An exact transcription is needed, starting with the line that contains "plays Escalate: -5" and ending with the last line of the records.

================

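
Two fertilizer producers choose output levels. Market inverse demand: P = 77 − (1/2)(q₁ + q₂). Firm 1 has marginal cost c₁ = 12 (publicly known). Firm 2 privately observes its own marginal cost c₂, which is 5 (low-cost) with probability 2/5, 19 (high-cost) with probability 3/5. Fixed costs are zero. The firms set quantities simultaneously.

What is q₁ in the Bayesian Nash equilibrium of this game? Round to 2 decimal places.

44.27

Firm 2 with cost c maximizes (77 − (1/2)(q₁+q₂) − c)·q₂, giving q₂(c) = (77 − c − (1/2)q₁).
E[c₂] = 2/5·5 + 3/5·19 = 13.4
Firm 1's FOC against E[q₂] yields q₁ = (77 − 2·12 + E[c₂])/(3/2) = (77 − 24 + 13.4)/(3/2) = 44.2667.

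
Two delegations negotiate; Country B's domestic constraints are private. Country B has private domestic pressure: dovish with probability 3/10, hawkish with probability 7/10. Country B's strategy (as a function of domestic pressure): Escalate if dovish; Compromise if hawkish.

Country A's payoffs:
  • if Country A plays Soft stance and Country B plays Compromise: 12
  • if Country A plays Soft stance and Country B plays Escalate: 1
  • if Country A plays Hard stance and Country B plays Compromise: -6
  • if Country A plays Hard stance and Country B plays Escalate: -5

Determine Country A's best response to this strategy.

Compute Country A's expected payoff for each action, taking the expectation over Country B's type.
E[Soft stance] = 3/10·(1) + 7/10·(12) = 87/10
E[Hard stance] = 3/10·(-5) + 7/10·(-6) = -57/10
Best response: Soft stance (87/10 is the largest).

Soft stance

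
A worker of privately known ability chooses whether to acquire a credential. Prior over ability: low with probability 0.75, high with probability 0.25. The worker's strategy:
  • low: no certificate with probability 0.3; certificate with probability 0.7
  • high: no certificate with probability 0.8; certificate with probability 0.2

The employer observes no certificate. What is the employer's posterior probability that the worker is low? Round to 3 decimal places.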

================

_ANSWER BELOW_:
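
  • if Country A plays Hard stance and Country B plays Escalate: -5

Determine Country A's best response to this strategy.

Compute Country A's expected payoff for each action, taking the expectation over Country B's type.
E[Soft stance] = 3/10·(1) + 7/10·(12) = 87/10
E[Hard stance] = 3/10·(-5) + 7/10·(-6) = -57/10
Best response: Soft stance (87/10 is the largest).

Soft stance

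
A worker of privately known ability chooses whether to acquire a credential. Prior over ability: low with probability 0.75, high with probability 0.25. The worker's strategy:
  • low: no certificate with probability 0.3; certificate with probability 0.7
  • high: no certificate with probability 0.8; certificate with probability 0.2

The employer observes no certificate. What is the employer's posterior probability that the worker is low? Round to 3 decimal places.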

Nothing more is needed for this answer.